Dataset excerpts
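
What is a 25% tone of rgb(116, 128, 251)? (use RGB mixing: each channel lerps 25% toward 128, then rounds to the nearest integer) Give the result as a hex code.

#7780DC

Per channel, c → c + 0.25(128 − c):
  R: 116 + 0.25×(128−116) = 116 + 3 = 119 → 119
  G: 128 + 0.25×(128−128) = 128 + 0 = 128 → 128
  B: 251 + 0.25×(128−251) = 251 − 30.75 = 220.25 → 220
rgb(119, 128, 220) = #7780DC.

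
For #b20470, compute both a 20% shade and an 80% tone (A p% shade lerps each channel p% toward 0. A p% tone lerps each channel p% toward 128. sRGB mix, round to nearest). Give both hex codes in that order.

#b20470 is rgb(178, 4, 112).
20% shade:
  R: 178 − 35.6 = 142.4 → 142
  G: 4 + 0.2×(0−4) = 4 − 0.8 = 3.2 → 3
  B: 112 − 22.4 = 89.6 → 90
  → #8e035a
80% tone:
  R: 178 + 0.8×(128−178) = 178 − 40 = 138 → 138
  G: 4 + 0.8×(128−4) = 4 + 99.2 = 103.2 → 103
  B: 112 + 0.8×(128−112) = 112 + 12.8 = 124.8 → 125
  → #8a677d

#8e035a, #8a677d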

### Work task
Line by line, copy the records exactly.

### Response box
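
What is a 25% tone of rgb(116, 128, 251)? (use RGB mixing: each channel lerps 25% toward 128, then rounds to the nearest integer) Give the result as a hex code.

#7780DC

Per channel, c → c + 0.25(128 − c):
  R: 116 + 0.25×(128−116) = 116 + 3 = 119 → 119
  G: 128 + 0.25×(128−128) = 128 + 0 = 128 → 128
  B: 251 + 0.25×(128−251) = 251 − 30.75 = 220.25 → 220
rgb(119, 128, 220) = #7780DC.

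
For #b20470, compute both a 20% shade and an 80% tone (A p% shade lerps each channel p% toward 0. A p% tone lerps each channel p% toward 128. sRGB mix, round to nearest). Give both hex codes in that order.

#b20470 is rgb(178, 4, 112).
20% shade:
  R: 178 − 35.6 = 142.4 → 142
  G: 4 + 0.2×(0−4) = 4 − 0.8 = 3.2 → 3
  B: 112 − 22.4 = 89.6 → 90
  → #8e035a
80% tone:
  R: 178 + 0.8×(128−178) = 178 − 40 = 138 → 138
  G: 4 + 0.8×(128−4) = 4 + 99.2 = 103.2 → 103
  B: 112 + 0.8×(128−112) = 112 + 12.8 = 124.8 → 125
  → #8a677d

#8e035a, #8a677d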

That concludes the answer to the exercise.